Tell how many lines in the data below include the word "width". The answer is the number only.

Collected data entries
□ □ □ □

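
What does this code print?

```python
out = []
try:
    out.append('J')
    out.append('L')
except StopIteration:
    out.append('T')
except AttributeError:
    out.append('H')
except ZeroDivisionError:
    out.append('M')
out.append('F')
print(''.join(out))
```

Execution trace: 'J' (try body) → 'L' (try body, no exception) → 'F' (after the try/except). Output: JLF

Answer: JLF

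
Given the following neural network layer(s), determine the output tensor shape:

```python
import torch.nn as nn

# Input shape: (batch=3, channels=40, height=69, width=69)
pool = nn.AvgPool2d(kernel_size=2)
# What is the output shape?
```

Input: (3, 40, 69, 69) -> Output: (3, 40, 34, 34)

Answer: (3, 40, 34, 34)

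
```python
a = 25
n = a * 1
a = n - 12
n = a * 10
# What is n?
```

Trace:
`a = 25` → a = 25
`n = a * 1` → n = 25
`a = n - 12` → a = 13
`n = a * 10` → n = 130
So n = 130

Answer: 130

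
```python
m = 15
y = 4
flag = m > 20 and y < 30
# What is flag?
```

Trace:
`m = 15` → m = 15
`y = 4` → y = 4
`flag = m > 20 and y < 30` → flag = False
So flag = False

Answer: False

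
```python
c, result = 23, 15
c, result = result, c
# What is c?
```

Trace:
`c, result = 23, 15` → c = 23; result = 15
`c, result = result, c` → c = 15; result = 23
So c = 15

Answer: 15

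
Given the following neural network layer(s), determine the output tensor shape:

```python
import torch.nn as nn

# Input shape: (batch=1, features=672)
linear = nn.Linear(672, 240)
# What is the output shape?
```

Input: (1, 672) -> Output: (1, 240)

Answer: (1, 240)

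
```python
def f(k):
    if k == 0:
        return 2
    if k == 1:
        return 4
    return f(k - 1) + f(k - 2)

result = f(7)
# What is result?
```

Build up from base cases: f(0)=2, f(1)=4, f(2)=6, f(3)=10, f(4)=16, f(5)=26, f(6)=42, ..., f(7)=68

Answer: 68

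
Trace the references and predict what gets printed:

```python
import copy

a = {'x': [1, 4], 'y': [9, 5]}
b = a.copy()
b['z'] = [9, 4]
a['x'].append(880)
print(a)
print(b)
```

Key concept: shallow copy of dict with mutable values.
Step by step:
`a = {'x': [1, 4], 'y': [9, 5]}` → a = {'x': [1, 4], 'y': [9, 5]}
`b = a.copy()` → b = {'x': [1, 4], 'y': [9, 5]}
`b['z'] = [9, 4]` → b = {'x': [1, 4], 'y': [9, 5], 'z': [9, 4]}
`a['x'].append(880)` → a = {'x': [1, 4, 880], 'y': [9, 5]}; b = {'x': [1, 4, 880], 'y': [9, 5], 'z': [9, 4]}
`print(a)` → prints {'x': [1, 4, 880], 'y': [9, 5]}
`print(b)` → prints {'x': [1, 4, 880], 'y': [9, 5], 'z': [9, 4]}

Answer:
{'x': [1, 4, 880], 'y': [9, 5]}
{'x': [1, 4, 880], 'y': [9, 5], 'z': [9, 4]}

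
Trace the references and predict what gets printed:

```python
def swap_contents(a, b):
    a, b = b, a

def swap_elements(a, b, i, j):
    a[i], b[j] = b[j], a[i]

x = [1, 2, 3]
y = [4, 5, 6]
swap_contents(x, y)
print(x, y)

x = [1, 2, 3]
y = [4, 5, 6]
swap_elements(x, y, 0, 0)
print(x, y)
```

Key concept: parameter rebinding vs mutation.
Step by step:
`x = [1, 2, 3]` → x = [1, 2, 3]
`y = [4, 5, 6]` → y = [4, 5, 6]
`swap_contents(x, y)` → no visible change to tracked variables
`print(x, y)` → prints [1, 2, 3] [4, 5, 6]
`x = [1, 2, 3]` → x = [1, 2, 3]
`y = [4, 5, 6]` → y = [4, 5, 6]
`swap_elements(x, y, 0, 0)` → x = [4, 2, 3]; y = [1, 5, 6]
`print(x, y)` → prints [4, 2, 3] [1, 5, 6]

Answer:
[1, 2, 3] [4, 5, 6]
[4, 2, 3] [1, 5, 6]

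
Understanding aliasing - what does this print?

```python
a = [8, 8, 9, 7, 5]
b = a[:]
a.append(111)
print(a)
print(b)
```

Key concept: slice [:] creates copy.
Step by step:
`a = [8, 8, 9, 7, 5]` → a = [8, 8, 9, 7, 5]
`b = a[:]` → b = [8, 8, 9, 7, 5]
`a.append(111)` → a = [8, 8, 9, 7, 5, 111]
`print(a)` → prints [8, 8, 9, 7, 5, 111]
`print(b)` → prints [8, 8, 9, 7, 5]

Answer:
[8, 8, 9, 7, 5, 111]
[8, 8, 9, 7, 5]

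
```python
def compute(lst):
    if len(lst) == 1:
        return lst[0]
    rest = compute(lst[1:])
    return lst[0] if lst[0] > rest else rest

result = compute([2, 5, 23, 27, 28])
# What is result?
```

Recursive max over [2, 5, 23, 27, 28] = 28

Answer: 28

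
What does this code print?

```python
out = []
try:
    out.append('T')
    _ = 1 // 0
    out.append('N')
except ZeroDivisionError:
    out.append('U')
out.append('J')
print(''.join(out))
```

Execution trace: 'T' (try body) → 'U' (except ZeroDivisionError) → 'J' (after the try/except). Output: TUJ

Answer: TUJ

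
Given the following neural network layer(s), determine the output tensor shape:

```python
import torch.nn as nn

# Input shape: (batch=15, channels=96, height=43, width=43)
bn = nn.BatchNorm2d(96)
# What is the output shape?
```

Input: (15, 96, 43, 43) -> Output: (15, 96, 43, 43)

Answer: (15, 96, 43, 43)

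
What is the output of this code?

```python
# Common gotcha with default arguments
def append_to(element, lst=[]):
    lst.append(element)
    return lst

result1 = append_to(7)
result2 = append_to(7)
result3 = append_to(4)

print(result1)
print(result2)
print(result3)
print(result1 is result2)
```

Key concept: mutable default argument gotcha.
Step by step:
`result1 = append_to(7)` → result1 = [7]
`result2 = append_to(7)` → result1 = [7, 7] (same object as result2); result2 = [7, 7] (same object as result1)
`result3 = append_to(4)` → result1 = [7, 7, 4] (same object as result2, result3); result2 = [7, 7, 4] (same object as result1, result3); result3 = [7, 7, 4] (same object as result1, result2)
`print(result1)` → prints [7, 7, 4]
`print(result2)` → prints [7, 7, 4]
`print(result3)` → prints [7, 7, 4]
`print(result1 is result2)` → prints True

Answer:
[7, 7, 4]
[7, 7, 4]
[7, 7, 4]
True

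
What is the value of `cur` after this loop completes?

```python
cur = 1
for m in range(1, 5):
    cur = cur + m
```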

□ □ □ □

_FINISHED EXERCISE_:
2